Collected data
_____

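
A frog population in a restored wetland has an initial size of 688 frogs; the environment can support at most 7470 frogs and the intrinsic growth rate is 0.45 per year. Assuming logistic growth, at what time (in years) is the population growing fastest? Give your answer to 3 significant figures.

Logistic growth is fastest at N = K/2 = 3735.
A = (K − N₀)/N₀ = 9.8576. Set K/(1 + A·e^(−rt)) = K/2 → A·e^(−rt) = 1.
e^(−0.45t) = 1/9.8576 = 0.101445, so t = ln(9.8576)/0.45 = 2.2882/0.45 = 5.085.

5.08 years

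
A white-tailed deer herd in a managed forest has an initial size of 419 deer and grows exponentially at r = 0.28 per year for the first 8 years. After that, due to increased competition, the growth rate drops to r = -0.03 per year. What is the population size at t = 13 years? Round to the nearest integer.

3388 deer

Phase 1: N(8) = 419·e^(0.28×8) = 419·e^2.24 = 3935.81.
Phase 2 runs for 13 − 8 = 5 years at r = -0.03.
N(13) = 3935.81·e^(-0.03×5) = 3935.81·e^-0.15 = 3387.58.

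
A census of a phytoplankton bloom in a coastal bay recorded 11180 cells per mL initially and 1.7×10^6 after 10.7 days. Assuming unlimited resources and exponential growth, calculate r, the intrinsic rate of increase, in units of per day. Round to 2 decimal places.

From N(t) = N₀·e^(rt): e^(r·10.7) = 1.7×10^6/11180 = 152.06.
r·10.7 = ln(152.06) = 5.0243, so r = 5.0243/10.7 = 0.46956.

0.47 per day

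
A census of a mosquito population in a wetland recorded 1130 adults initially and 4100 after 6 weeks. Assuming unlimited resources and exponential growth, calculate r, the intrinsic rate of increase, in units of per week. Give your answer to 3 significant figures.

0.215 per week

From N(t) = N₀·e^(rt): e^(r·6) = 4100/1130 = 3.6283.
r·6 = ln(3.6283) = 1.2888, so r = 1.2888/6 = 0.21479.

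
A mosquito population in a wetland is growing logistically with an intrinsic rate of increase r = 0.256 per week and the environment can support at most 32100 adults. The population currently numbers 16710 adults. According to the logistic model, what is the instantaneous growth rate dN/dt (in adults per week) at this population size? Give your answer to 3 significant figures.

dN/dt = rN(1 − N/K) = 0.256 × 16710 × (1 − 16710/32100).
1 − 16710/32100 = 0.47944; dN/dt = 0.256 × 16710 × 0.47944 = 2050.9.

2050 adults per week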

_____

- _Work instructions_:
From the line containing "A mosquito population in a wetland is" to the last line of the data above, copy each line exactly and add nothing.

- _Result for this task_:
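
A mosquito population in a wetland is growing logistically with an intrinsic rate of increase r = 0.256 per week and the environment can support at most 32100 adults. The population currently numbers 16710 adults. According to the logistic model, what is the instantaneous growth rate dN/dt (in adults per week) at this population size? Give your answer to 3 significant figures.

dN/dt = rN(1 − N/K) = 0.256 × 16710 × (1 − 16710/32100).
1 − 16710/32100 = 0.47944; dN/dt = 0.256 × 16710 × 0.47944 = 2050.9.

2050 adults per week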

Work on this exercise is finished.